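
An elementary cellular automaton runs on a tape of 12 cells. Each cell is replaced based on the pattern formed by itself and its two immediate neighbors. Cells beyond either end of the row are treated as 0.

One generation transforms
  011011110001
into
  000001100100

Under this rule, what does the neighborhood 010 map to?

At position 11 the neighborhood is 010; the next row has 0 there.

0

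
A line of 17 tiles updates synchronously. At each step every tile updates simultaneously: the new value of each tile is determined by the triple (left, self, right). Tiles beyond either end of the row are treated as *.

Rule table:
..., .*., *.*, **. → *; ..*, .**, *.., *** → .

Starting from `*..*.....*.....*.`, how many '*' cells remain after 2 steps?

step 1: *..*.***.*.***.**
step 2: *..**..****..**..
count of *: 9

9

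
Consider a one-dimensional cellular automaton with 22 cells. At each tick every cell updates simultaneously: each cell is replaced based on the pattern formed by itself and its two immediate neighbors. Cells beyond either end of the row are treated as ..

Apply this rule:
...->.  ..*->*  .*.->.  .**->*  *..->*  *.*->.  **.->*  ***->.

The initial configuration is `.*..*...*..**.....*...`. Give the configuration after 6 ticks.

*....***.**.**..***...

*.**.*.*.*****...*.*..
..**.....*...**.*...*.
.****...*.*.***..*.*.*
**..**.*....*.***.....
******..*..*..*.**....
*....***.**.**..***...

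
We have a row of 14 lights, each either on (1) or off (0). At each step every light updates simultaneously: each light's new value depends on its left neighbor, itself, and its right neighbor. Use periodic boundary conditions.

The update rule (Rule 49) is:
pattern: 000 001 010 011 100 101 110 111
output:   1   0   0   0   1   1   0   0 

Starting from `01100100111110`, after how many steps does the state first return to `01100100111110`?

00010010000001
11001001111100
00100100000010
10010011111001
01001000000100
00100111110011
10010000001000
01001111100110
00100000010001
10011111001100
01000000100010
00111110011001
10000001000100
01111100110010
00000010001001
11111001100100
00000100010010
11110011001001
00001000100100
11100110010011
00010001001000
11001100100111
00100010010000
10011001001111
01000100100000
00110010011111
10001001000000
01100100111110

28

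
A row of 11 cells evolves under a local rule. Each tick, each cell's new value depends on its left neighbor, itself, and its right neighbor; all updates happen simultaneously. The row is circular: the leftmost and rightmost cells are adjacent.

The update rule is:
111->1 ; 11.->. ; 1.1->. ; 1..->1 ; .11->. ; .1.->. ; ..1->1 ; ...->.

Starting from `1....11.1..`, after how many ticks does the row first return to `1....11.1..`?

tick 1: .1..1....11
tick 2: ..11.1..1..
tick 3: .1....11.1.
tick 4: 1.1..1....1
tick 5: ...11.1..1.
tick 6: ..1....11.1
tick 7: 11.1..1....
tick 8: ....11.1..1
tick 9: 1..1....11.
tick 10: .11.1..1...
tick 11: 1....11.1..

11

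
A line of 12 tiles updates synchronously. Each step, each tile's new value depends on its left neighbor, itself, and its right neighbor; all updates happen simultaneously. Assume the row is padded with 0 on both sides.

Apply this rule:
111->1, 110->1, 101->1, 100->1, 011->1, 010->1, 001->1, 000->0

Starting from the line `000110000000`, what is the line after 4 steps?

001111000000
011111100000
111111110000
111111111000

111111111000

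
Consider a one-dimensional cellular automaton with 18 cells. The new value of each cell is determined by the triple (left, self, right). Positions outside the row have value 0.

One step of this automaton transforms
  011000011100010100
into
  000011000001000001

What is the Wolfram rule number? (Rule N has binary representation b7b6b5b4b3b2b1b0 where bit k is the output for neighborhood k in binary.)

1

position 8: 111 → 0  (bit 7 = 0)
position 2: 110 → 0  (bit 6 = 0)
position 14: 101 → 0  (bit 5 = 0)
position 3: 100 → 0  (bit 4 = 0)
position 1: 011 → 0  (bit 3 = 0)
position 13: 010 → 0  (bit 2 = 0)
position 0: 001 → 0  (bit 1 = 0)
position 4: 000 → 1  (bit 0 = 1)
bits b7..b0 = 00000001 = 1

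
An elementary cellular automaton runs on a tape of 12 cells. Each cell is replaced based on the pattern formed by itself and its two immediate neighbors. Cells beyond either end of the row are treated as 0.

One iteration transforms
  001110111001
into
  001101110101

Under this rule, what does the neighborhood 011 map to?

1

At position 2 the neighborhood is 011; the next row has 1 there.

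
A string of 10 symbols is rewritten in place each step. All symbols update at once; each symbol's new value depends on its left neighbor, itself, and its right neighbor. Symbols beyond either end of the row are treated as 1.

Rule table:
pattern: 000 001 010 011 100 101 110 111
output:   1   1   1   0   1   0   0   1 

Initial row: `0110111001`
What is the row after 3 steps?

1111101111

step 1: 0000010110
step 2: 1111110000
step 3: 1111101111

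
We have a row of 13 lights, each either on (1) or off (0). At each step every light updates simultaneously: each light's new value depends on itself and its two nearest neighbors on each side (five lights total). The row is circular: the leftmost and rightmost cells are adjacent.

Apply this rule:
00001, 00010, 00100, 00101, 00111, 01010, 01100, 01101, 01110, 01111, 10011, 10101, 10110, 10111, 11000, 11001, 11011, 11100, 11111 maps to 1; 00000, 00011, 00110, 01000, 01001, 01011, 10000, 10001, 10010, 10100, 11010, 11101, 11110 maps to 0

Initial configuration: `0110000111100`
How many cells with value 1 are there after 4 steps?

step 1: 0011010110110
step 2: 0001010111111
step 3: 1011110111101
step 4: 1111001110011
count of 1: 9

9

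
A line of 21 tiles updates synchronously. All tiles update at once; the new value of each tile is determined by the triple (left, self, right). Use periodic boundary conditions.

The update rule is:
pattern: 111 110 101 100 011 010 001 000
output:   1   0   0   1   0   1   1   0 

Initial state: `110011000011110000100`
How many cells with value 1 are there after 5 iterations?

9

iteration 1: 001100100101101001111
iteration 2: 110011111100001110110
iteration 3: 001101111010010100000
iteration 4: 010000110011110110000
iteration 5: 111001001101100001000
count of 1: 9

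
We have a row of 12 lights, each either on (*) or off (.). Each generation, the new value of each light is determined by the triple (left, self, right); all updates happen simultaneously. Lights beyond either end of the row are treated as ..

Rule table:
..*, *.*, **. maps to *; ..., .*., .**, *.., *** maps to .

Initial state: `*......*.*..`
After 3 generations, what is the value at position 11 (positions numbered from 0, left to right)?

generation 1: ......*.*...
generation 2: .....*.*....
generation 3: ....*.*.....
position 11 holds .

.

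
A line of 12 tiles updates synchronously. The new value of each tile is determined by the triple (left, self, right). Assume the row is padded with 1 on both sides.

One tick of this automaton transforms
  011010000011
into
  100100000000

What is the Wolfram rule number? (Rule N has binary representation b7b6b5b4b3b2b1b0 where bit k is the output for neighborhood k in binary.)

32

position 11: 111 → 0  (bit 7 = 0)
position 2: 110 → 0  (bit 6 = 0)
position 0: 101 → 1  (bit 5 = 1)
position 5: 100 → 0  (bit 4 = 0)
position 1: 011 → 0  (bit 3 = 0)
position 4: 010 → 0  (bit 2 = 0)
position 9: 001 → 0  (bit 1 = 0)
position 6: 000 → 0  (bit 0 = 0)
bits b7..b0 = 00100000 = 32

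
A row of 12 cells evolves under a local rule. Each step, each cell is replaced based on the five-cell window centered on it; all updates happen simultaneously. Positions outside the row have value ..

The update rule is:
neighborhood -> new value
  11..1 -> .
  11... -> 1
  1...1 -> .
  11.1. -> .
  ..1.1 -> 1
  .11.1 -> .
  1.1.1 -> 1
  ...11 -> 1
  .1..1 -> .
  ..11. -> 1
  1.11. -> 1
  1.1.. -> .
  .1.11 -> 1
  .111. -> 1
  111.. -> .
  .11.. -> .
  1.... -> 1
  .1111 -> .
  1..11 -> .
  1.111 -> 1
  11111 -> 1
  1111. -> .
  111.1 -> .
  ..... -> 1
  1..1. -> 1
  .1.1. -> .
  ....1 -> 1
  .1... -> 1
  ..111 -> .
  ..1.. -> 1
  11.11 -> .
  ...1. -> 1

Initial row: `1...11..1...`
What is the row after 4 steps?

111.111111..

11.11..11111
1..1.....1..
1.1111111111
111.111111..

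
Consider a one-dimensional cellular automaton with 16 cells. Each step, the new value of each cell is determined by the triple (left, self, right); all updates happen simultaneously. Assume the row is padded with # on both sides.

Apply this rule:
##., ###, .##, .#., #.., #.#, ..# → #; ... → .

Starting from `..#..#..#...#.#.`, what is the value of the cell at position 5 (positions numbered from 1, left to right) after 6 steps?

#

##########.#####
################
################  (fixed point — unchanged through step 6)
position 5 holds #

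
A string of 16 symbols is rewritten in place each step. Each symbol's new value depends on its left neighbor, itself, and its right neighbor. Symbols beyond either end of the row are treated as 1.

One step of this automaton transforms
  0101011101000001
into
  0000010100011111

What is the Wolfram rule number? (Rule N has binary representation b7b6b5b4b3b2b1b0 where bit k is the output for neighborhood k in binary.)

position 6: 111 → 0  (bit 7 = 0)
position 7: 110 → 1  (bit 6 = 1)
position 0: 101 → 0  (bit 5 = 0)
position 10: 100 → 0  (bit 4 = 0)
position 5: 011 → 1  (bit 3 = 1)
position 1: 010 → 0  (bit 2 = 0)
position 14: 001 → 1  (bit 1 = 1)
position 11: 000 → 1  (bit 0 = 1)
bits b7..b0 = 01001011 = 75

75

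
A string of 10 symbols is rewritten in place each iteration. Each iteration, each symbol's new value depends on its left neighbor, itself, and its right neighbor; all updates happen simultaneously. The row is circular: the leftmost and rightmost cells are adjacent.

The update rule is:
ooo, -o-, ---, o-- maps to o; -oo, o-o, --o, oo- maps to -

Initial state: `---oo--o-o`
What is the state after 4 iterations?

oooo-o----

iteration 1: oo---o-o-o
iteration 2: o-oo-o-o--
iteration 3: o----o-oo-
iteration 4: oooo-o----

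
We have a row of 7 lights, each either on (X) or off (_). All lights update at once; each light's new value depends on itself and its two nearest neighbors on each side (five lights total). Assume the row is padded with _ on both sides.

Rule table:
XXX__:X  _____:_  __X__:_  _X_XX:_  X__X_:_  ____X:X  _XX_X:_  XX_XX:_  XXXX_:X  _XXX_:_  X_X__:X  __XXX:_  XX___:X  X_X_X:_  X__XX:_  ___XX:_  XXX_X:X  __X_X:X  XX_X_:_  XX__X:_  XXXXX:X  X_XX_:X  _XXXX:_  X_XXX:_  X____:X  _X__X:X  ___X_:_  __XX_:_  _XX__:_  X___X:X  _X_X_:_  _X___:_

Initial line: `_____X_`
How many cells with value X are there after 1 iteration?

1

___X___
count of X: 1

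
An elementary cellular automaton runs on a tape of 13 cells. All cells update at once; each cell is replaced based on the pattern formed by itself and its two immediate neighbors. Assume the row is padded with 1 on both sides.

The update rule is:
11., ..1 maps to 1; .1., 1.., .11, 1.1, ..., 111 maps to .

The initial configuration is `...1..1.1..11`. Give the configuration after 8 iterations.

..1..1....1..
.1..1....1..1
...1....1..1.
..1....1..1..
.1....1..1..1
.....1..1..1.
....1..1..1..
...1..1..1..1

...1..1..1..1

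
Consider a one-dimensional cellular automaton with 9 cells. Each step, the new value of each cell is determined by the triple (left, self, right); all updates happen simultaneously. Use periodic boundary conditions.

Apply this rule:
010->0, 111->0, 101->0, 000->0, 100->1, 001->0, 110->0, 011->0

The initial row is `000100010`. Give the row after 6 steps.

100010000

000010001
100001000
010000100
001000010
000100001
100010000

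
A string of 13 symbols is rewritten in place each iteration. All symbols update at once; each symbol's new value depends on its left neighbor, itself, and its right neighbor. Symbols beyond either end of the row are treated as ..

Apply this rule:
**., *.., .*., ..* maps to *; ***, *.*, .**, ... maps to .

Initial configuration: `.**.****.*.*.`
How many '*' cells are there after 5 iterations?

iteration 1: *.*....*.*.**
iteration 2: *.**..**.*..*
iteration 3: *..***.*.****
iteration 4: ***..*.*....*
iteration 5: ..****.**..**
count of *: 8

8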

# [Work instruction]
Filter the entries and copy each line with "transforms".

# [Finished exercise]
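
One generation transforms
One step of this automaton transforms
One iteration transforms
One tick of this automaton transforms
One step of this automaton transforms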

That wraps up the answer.